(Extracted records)
________________________

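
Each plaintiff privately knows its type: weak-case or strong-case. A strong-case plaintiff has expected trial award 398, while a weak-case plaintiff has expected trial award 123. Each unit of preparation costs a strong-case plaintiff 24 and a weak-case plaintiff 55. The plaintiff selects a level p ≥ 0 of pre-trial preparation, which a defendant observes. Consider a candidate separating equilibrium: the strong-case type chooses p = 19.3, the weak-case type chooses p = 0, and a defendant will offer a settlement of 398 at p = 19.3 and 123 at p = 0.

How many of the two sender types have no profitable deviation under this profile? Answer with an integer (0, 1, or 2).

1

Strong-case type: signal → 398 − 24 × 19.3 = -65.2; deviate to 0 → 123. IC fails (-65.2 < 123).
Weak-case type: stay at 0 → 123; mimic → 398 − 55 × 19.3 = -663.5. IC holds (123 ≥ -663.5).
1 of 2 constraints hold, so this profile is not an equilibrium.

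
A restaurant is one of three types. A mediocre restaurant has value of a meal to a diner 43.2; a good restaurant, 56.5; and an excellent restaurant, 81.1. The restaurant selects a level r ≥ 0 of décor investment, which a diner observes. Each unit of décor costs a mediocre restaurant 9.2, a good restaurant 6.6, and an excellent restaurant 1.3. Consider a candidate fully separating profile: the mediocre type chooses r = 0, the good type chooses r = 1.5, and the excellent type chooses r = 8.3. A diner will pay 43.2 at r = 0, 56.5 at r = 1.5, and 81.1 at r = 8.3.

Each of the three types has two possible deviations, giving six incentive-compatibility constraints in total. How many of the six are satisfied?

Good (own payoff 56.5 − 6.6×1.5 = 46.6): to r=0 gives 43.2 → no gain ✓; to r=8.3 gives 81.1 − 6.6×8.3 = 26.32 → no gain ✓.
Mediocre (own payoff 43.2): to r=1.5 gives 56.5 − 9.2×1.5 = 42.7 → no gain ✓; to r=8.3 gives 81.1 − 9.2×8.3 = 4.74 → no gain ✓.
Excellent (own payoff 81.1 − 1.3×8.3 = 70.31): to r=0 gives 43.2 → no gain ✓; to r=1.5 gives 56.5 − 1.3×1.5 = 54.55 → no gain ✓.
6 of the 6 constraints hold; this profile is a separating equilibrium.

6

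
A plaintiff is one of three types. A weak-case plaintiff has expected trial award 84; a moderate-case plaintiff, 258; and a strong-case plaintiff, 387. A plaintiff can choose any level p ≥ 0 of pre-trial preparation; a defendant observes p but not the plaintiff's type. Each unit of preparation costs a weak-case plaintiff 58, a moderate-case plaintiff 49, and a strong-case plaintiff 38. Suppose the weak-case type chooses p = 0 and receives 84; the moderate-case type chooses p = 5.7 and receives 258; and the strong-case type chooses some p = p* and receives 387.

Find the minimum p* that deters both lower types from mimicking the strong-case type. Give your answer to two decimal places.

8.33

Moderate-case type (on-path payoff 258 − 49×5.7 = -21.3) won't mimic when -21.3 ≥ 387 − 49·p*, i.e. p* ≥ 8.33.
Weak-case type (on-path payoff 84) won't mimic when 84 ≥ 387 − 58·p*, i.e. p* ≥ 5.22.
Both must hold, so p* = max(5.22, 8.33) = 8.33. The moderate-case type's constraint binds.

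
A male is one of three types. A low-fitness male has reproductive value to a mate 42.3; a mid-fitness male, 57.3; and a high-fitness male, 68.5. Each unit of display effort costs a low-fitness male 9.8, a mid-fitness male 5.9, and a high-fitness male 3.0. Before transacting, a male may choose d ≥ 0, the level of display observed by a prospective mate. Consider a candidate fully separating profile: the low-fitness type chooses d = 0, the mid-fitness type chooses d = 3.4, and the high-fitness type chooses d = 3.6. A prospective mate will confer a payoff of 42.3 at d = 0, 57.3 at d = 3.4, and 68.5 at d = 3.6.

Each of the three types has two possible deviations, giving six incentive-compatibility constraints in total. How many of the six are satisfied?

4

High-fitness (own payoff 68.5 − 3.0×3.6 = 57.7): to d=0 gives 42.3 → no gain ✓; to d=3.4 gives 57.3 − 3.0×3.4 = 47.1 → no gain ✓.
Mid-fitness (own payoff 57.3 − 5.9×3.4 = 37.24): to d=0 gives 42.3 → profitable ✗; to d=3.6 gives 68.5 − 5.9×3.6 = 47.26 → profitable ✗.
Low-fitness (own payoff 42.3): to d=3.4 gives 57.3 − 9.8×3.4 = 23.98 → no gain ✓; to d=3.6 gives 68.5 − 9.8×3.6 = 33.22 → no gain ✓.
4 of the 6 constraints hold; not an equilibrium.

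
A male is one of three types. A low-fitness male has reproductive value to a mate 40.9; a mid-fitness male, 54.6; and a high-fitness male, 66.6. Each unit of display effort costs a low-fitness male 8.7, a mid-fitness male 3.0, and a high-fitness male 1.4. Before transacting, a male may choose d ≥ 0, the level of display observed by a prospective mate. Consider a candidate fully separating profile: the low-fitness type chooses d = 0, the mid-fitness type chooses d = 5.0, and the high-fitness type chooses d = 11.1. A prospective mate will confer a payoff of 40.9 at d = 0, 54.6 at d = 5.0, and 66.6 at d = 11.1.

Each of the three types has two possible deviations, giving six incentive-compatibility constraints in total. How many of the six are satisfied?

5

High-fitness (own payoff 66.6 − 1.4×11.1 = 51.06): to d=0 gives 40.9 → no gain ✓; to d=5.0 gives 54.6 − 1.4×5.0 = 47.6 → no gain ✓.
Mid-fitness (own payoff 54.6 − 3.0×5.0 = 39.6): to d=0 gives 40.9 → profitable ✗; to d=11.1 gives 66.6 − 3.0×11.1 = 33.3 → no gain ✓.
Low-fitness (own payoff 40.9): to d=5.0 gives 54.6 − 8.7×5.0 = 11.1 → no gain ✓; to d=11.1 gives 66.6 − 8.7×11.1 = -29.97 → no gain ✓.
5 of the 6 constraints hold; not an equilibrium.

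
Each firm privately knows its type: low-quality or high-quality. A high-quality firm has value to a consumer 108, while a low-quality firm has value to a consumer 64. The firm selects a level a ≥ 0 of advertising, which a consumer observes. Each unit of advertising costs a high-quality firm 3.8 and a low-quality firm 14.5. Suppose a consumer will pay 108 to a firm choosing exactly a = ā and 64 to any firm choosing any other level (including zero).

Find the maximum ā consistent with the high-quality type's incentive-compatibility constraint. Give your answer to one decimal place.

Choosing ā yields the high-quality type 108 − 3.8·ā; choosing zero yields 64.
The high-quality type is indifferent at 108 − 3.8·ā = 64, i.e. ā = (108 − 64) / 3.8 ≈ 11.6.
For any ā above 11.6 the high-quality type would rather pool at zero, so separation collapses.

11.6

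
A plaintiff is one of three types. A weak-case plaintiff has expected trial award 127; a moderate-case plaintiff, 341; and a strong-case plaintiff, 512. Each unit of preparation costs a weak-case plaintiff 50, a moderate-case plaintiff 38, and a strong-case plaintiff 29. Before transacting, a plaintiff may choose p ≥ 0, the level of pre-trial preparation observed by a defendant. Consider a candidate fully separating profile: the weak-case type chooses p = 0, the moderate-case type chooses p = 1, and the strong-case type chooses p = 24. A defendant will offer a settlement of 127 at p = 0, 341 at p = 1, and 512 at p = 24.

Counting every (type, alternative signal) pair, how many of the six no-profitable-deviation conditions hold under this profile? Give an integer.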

________________________

Transcribe the data word for word.

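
Each plaintiff privately knows its type: weak-case or strong-case. A strong-case plaintiff has expected trial award 398, while a weak-case plaintiff has expected trial award 123. Each unit of preparation costs a strong-case plaintiff 24 and a weak-case plaintiff 55. The plaintiff selects a level p ≥ 0 of pre-trial preparation, which a defendant observes. Consider a candidate separating equilibrium: the strong-case type chooses p = 19.3, the weak-case type chooses p = 0, and a defendant will offer a settlement of 398 at p = 19.3 and 123 at p = 0.

How many of the two sender types have no profitable deviation under this profile? Answer with an integer (0, 1, or 2).

1

Strong-case type: signal → 398 − 24 × 19.3 = -65.2; deviate to 0 → 123. IC fails (-65.2 < 123).
Weak-case type: stay at 0 → 123; mimic → 398 − 55 × 19.3 = -663.5. IC holds (123 ≥ -663.5).
1 of 2 constraints hold, so this profile is not an equilibrium.

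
A restaurant is one of three types. A mediocre restaurant has value of a meal to a diner 43.2; a good restaurant, 56.5; and an excellent restaurant, 81.1. The restaurant selects a level r ≥ 0 of décor investment, which a diner observes. Each unit of décor costs a mediocre restaurant 9.2, a good restaurant 6.6, and an excellent restaurant 1.3. Consider a candidate fully separating profile: the mediocre type chooses r = 0, the good type chooses r = 1.5, and the excellent type chooses r = 8.3. A diner will pay 43.2 at r = 0, 56.5 at r = 1.5, and 81.1 at r = 8.3.

Each of the three types has two possible deviations, giving six incentive-compatibility constraints in total. How many of the six are satisfied?

Good (own payoff 56.5 − 6.6×1.5 = 46.6): to r=0 gives 43.2 → no gain ✓; to r=8.3 gives 81.1 − 6.6×8.3 = 26.32 → no gain ✓.
Mediocre (own payoff 43.2): to r=1.5 gives 56.5 − 9.2×1.5 = 42.7 → no gain ✓; to r=8.3 gives 81.1 − 9.2×8.3 = 4.74 → no gain ✓.
Excellent (own payoff 81.1 − 1.3×8.3 = 70.31): to r=0 gives 43.2 → no gain ✓; to r=1.5 gives 56.5 − 1.3×1.5 = 54.55 → no gain ✓.
6 of the 6 constraints hold; this profile is a separating equilibrium.

6

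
A plaintiff is one of three types. A weak-case plaintiff has expected trial award 84; a moderate-case plaintiff, 258; and a strong-case plaintiff, 387. A plaintiff can choose any level p ≥ 0 of pre-trial preparation; a defendant observes p but not the plaintiff's type. Each unit of preparation costs a weak-case plaintiff 58, a moderate-case plaintiff 49, and a strong-case plaintiff 38. Suppose the weak-case type chooses p = 0 and receives 84; the moderate-case type chooses p = 5.7 and receives 258; and the strong-case type chooses some p = p* and receives 387.

Find the minimum p* that deters both lower types from mimicking the strong-case type. Give your answer to two decimal places.

8.33

Moderate-case type (on-path payoff 258 − 49×5.7 = -21.3) won't mimic when -21.3 ≥ 387 − 49·p*, i.e. p* ≥ 8.33.
Weak-case type (on-path payoff 84) won't mimic when 84 ≥ 387 − 58·p*, i.e. p* ≥ 5.22.
Both must hold, so p* = max(5.22, 8.33) = 8.33. The moderate-case type's constraint binds.

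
A male is one of three types. A low-fitness male has reproductive value to a mate 42.3; a mid-fitness male, 57.3; and a high-fitness male, 68.5. Each unit of display effort costs a low-fitness male 9.8, a mid-fitness male 5.9, and a high-fitness male 3.0. Before transacting, a male may choose d ≥ 0, the level of display observed by a prospective mate. Consider a candidate fully separating profile: the low-fitness type chooses d = 0, the mid-fitness type chooses d = 3.4, and the high-fitness type chooses d = 3.6. A prospective mate will confer a payoff of 42.3 at d = 0, 57.3 at d = 3.4, and 68.5 at d = 3.6.

Each of the three types has two possible deviations, giving six incentive-compatibility constraints in total. How many of the six are satisfied?

4

High-fitness (own payoff 68.5 − 3.0×3.6 = 57.7): to d=0 gives 42.3 → no gain ✓; to d=3.4 gives 57.3 − 3.0×3.4 = 47.1 → no gain ✓.
Mid-fitness (own payoff 57.3 − 5.9×3.4 = 37.24): to d=0 gives 42.3 → profitable ✗; to d=3.6 gives 68.5 − 5.9×3.6 = 47.26 → profitable ✗.
Low-fitness (own payoff 42.3): to d=3.4 gives 57.3 − 9.8×3.4 = 23.98 → no gain ✓; to d=3.6 gives 68.5 − 9.8×3.6 = 33.22 → no gain ✓.
4 of the 6 constraints hold; not an equilibrium.

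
A male is one of three types. A low-fitness male has reproductive value to a mate 40.9; a mid-fitness male, 54.6; and a high-fitness male, 66.6. Each unit of display effort costs a low-fitness male 8.7, a mid-fitness male 3.0, and a high-fitness male 1.4. Before transacting, a male may choose d ≥ 0, the level of display observed by a prospective mate. Consider a candidate fully separating profile: the low-fitness type chooses d = 0, the mid-fitness type chooses d = 5.0, and the high-fitness type chooses d = 11.1. A prospective mate will confer a payoff of 40.9 at d = 0, 54.6 at d = 5.0, and 66.6 at d = 11.1.

Each of the three types has two possible deviations, giving six incentive-compatibility constraints in total. How many of the six are satisfied?

5

High-fitness (own payoff 66.6 − 1.4×11.1 = 51.06): to d=0 gives 40.9 → no gain ✓; to d=5.0 gives 54.6 − 1.4×5.0 = 47.6 → no gain ✓.
Mid-fitness (own payoff 54.6 − 3.0×5.0 = 39.6): to d=0 gives 40.9 → profitable ✗; to d=11.1 gives 66.6 − 3.0×11.1 = 33.3 → no gain ✓.
Low-fitness (own payoff 40.9): to d=5.0 gives 54.6 − 8.7×5.0 = 11.1 → no gain ✓; to d=11.1 gives 66.6 − 8.7×11.1 = -29.97 → no gain ✓.
5 of the 6 constraints hold; not an equilibrium.

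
Each firm privately knows its type: low-quality or high-quality. A high-quality firm has value to a consumer 108, while a low-quality firm has value to a consumer 64. The firm selects a level a ≥ 0 of advertising, which a consumer observes. Each unit of advertising costs a high-quality firm 3.8 and a low-quality firm 14.5. Suppose a consumer will pay 108 to a firm choosing exactly a = ā and 64 to any firm choosing any other level (including zero).

Find the maximum ā consistent with the high-quality type's incentive-compatibility constraint. Give your answer to one decimal place.

Choosing ā yields the high-quality type 108 − 3.8·ā; choosing zero yields 64.
The high-quality type is indifferent at 108 − 3.8·ā = 64, i.e. ā = (108 − 64) / 3.8 ≈ 11.6.
For any ā above 11.6 the high-quality type would rather pool at zero, so separation collapses.

11.6

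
A plaintiff is one of three types. A weak-case plaintiff has expected trial award 127; a moderate-case plaintiff, 341; and a strong-case plaintiff, 512. Each unit of preparation costs a weak-case plaintiff 50, a moderate-case plaintiff 38, and a strong-case plaintiff 29. Before transacting, a plaintiff may choose p ≥ 0, the level of pre-trial preparation observed by a defendant. Consider a candidate fully separating profile: the weak-case type chooses p = 0, the moderate-case type chooses p = 1, and the strong-case type chooses p = 24. A defendant will offer a settlement of 127 at p = 0, 341 at p = 1, and 512 at p = 24.

Counting every (type, alternative signal) pair, how many of the six no-profitable-deviation conditions hold under this profile? Give an integer.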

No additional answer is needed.